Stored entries
BEGIN

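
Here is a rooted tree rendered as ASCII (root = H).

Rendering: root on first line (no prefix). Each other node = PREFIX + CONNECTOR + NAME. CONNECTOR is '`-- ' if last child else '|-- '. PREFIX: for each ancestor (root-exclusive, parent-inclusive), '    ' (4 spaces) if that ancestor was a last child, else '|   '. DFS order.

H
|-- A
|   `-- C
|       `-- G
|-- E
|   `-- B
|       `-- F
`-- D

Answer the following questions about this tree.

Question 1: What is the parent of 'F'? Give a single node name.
Answer: B

Derivation:
Scan adjacency: F appears as child of B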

END

[Task objective]
Match on "root" and copy out every line of the entries that contains it.

[Written response]
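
Here is a rooted tree rendered as ASCII (root = H).
Rendering: root on first line (no prefix). Each other node = PREFIX + CONNECTOR + NAME. CONNECTOR is '`-- ' if last child else '|-- '. PREFIX: for each ancestor (root-exclusive, parent-inclusive), '    ' (4 spaces) if that ancestor was a last child, else '|   '. DFS order.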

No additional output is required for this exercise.